**WHAT THE TASK ASKS**
A word-for-word transcription of the data below is required.

◇ ◇ ◇

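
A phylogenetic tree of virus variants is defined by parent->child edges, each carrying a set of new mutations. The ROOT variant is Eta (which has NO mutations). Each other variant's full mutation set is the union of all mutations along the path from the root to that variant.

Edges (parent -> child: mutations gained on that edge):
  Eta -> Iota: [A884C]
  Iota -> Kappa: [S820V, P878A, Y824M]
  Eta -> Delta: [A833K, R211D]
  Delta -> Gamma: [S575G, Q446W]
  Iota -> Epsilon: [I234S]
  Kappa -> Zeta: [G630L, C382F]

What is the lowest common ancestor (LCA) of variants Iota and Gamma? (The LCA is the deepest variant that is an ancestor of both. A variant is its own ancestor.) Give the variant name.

Path from root to Iota: Eta -> Iota
  ancestors of Iota: {Eta, Iota}
Path from root to Gamma: Eta -> Delta -> Gamma
  ancestors of Gamma: {Eta, Delta, Gamma}
Common ancestors: {Eta}
Walk up from Gamma: Gamma (not in ancestors of Iota), Delta (not in ancestors of Iota), Eta (in ancestors of Iota)
Deepest common ancestor (LCA) = Eta

Answer: Eta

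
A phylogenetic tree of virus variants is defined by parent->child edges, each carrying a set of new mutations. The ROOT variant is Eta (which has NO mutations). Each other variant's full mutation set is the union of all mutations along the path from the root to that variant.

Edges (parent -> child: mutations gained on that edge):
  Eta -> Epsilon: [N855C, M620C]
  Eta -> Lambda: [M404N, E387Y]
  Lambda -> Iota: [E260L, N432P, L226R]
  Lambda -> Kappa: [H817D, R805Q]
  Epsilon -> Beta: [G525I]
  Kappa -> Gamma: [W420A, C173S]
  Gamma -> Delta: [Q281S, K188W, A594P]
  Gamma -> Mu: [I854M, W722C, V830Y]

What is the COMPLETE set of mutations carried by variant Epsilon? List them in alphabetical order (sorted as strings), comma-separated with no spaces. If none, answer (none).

At Eta: gained [] -> total []
At Epsilon: gained ['N855C', 'M620C'] -> total ['M620C', 'N855C']

Answer: M620C,N855C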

◇ ◇ ◇

**RESULT FOR THIS TASK**
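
A phylogenetic tree of virus variants is defined by parent->child edges, each carrying a set of new mutations. The ROOT variant is Eta (which has NO mutations). Each other variant's full mutation set is the union of all mutations along the path from the root to that variant.

Edges (parent -> child: mutations gained on that edge):
  Eta -> Iota: [A884C]
  Iota -> Kappa: [S820V, P878A, Y824M]
  Eta -> Delta: [A833K, R211D]
  Delta -> Gamma: [S575G, Q446W]
  Iota -> Epsilon: [I234S]
  Kappa -> Zeta: [G630L, C382F]

What is the lowest common ancestor (LCA) of variants Iota and Gamma? (The LCA is the deepest variant that is an ancestor of both. A variant is its own ancestor.) Give the variant name.

Path from root to Iota: Eta -> Iota
  ancestors of Iota: {Eta, Iota}
Path from root to Gamma: Eta -> Delta -> Gamma
  ancestors of Gamma: {Eta, Delta, Gamma}
Common ancestors: {Eta}
Walk up from Gamma: Gamma (not in ancestors of Iota), Delta (not in ancestors of Iota), Eta (in ancestors of Iota)
Deepest common ancestor (LCA) = Eta

Answer: Eta

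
A phylogenetic tree of virus variants is defined by parent->child edges, each carrying a set of new mutations. The ROOT variant is Eta (which has NO mutations). Each other variant's full mutation set is the union of all mutations along the path from the root to that variant.

Edges (parent -> child: mutations gained on that edge):
  Eta -> Epsilon: [N855C, M620C]
  Eta -> Lambda: [M404N, E387Y]
  Lambda -> Iota: [E260L, N432P, L226R]
  Lambda -> Kappa: [H817D, R805Q]
  Epsilon -> Beta: [G525I]
  Kappa -> Gamma: [W420A, C173S]
  Gamma -> Delta: [Q281S, K188W, A594P]
  Gamma -> Mu: [I854M, W722C, V830Y]

What is the COMPLETE set of mutations carried by variant Epsilon? List them in alphabetical order (sorted as strings), comma-separated with no spaces. If none, answer (none).

At Eta: gained [] -> total []
At Epsilon: gained ['N855C', 'M620C'] -> total ['M620C', 'N855C']

Answer: M620C,N855C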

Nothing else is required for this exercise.